What is expected: Locate every line in the records below that contains the word "false", and copy each one.

Excerpted records:
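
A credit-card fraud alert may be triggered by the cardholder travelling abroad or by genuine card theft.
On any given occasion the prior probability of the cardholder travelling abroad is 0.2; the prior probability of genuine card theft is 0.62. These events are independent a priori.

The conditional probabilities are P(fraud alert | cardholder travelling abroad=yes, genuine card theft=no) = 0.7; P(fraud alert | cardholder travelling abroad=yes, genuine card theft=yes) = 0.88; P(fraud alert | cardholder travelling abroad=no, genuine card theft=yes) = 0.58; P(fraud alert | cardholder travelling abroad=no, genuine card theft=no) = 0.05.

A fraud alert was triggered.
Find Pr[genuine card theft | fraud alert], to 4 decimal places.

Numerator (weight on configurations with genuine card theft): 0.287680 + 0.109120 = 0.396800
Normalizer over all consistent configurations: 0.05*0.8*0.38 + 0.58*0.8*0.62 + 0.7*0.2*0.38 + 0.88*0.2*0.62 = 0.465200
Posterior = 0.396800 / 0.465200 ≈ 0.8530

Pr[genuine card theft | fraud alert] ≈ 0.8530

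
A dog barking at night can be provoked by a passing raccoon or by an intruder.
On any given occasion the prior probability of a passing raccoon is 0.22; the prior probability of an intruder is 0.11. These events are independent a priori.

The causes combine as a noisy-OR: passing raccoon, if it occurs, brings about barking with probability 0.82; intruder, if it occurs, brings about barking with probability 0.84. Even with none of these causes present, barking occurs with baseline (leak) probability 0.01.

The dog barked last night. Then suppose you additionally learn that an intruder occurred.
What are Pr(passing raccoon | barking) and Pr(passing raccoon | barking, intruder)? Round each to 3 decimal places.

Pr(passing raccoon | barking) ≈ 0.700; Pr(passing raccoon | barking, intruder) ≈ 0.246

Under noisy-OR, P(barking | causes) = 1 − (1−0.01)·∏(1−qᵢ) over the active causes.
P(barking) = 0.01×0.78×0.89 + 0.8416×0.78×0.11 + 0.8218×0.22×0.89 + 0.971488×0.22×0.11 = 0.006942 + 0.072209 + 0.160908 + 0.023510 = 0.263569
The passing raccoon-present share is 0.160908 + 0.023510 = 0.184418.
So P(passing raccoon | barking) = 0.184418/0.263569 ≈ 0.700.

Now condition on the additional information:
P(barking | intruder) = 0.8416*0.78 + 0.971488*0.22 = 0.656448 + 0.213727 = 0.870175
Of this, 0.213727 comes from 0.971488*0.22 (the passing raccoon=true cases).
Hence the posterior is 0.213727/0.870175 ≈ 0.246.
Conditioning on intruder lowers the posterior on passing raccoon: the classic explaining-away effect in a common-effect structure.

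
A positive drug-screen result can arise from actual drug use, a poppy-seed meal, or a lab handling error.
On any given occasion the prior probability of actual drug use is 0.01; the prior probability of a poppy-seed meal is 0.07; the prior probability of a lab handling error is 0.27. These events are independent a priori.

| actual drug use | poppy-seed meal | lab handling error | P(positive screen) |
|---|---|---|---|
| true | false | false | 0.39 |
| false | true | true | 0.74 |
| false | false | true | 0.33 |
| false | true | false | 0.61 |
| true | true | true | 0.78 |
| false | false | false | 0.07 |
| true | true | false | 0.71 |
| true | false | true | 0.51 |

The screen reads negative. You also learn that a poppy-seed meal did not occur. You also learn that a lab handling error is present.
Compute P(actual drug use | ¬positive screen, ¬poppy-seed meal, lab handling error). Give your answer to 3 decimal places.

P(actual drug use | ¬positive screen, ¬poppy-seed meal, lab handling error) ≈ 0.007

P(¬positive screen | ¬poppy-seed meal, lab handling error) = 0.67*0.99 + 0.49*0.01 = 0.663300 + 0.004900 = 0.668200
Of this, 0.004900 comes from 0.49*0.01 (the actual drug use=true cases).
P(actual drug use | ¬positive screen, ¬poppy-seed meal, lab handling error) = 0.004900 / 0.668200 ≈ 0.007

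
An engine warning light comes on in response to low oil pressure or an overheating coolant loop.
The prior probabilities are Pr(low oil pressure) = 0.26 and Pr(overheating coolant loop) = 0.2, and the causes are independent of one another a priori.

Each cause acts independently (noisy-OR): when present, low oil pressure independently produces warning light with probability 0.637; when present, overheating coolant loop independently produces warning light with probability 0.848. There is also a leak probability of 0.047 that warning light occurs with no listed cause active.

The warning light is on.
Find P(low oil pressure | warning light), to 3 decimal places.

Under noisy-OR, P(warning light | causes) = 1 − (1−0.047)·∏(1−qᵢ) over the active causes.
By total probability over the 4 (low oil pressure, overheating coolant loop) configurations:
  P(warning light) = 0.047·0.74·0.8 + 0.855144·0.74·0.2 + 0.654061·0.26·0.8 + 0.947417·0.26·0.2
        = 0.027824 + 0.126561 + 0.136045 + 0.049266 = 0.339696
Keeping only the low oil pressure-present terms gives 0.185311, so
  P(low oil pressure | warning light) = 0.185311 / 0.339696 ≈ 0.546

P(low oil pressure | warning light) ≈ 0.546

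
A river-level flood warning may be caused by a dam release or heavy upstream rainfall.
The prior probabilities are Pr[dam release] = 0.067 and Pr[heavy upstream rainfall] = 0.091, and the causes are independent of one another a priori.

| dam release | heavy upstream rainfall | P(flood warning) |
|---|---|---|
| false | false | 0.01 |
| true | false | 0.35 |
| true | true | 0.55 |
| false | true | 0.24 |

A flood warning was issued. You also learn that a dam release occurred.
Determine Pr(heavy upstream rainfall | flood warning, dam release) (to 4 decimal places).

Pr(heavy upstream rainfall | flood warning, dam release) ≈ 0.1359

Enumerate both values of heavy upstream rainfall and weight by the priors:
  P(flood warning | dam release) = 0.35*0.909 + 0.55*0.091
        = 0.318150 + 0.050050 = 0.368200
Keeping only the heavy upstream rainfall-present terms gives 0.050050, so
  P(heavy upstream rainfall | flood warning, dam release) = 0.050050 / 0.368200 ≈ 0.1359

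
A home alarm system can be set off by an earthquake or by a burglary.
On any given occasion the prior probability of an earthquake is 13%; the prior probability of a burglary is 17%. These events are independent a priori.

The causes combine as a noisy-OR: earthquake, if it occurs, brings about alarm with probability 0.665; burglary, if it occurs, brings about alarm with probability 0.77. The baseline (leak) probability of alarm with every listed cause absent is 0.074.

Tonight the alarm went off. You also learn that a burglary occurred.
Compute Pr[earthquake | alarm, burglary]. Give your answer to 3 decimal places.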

Output of the exercise:
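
| true | false | false | 0.39 |
| false | true | true | 0.74 |
| false | false | true | 0.33 |
| false | true | false | 0.61 |
| false | false | false | 0.07 |
| true | true | false | 0.71 |
| true | false | true | 0.51 |
| false | false | 0.01 |
| true | false | 0.35 |
| false | true | 0.24 |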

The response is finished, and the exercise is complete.